◆ **About this task**:
Please write out, exactly, every line of the listing from its first line through the one that includes "R' = R[0.2(1".

◆ **Input material**:
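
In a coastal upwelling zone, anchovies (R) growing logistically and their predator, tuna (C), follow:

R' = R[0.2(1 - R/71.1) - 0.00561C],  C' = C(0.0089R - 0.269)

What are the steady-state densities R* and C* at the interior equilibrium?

R* ≈ 30.2, C* ≈ 20.5

From dC/dt = 0 with C > 0: 0.0089R* = 0.269, so R* = 30.2.
Substitute into dR/dt = 0: 0.2(1 - 30.2/71.1) = 0.00561C*.
The bracket is 0.575, giving C* = 0.115/0.00561 = 20.5.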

◆ **Your response**:
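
In a coastal upwelling zone, anchovies (R) growing logistically and their predator, tuna (C), follow:

R' = R[0.2(1 - R/71.1) - 0.00561C],  C' = C(0.0089R - 0.269)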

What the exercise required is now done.